-------- Task input

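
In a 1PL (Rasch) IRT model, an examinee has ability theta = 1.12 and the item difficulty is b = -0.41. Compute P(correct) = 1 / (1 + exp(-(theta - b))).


theta - b = 1.12 - -0.41 = 1.53
exp(-(theta - b)) = exp(-1.53) = 0.2165
P = 1 / (1 + 0.2165)
P = 0.822

0.822


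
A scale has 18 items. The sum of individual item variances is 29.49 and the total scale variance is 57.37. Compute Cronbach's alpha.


alpha = (k/(k-1)) * (1 - sum(si^2)/s_total^2)
= (18/17) * (1 - 29.49/57.37)
alpha = 0.5146

0.5146


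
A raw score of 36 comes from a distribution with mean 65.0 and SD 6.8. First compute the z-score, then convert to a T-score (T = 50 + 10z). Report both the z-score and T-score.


z = (X - mean) / SD = (36 - 65.0) / 6.8
z = -29.0 / 6.8
z = -4.2647
T-score = T = 50 + 10z
Carry z at full precision (z = -29.0 / 6.8) into the conversion:
T-score = 50 + 10 * (-29.0 / 6.8) = 50 + -290 / 6.8
T-score = 50 + -42.6471
T-score = 7.3529

7.3529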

----------------

# Work instructions
Restate each record above word for word.

# Solution to this task
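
In a 1PL (Rasch) IRT model, an examinee has ability theta = 1.12 and the item difficulty is b = -0.41. Compute P(correct) = 1 / (1 + exp(-(theta - b))).


theta - b = 1.12 - -0.41 = 1.53
exp(-(theta - b)) = exp(-1.53) = 0.2165
P = 1 / (1 + 0.2165)
P = 0.822

0.822


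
A scale has 18 items. The sum of individual item variances is 29.49 and the total scale variance is 57.37. Compute Cronbach's alpha.


alpha = (k/(k-1)) * (1 - sum(si^2)/s_total^2)
= (18/17) * (1 - 29.49/57.37)
alpha = 0.5146

0.5146


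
A raw score of 36 comes from a distribution with mean 65.0 and SD 6.8. First compute the z-score, then convert to a T-score (T = 50 + 10z). Report both the z-score and T-score.


z = (X - mean) / SD = (36 - 65.0) / 6.8
z = -29.0 / 6.8
z = -4.2647
T-score = T = 50 + 10z
Carry z at full precision (z = -29.0 / 6.8) into the conversion:
T-score = 50 + 10 * (-29.0 / 6.8) = 50 + -290 / 6.8
T-score = 50 + -42.6471
T-score = 7.3529

7.3529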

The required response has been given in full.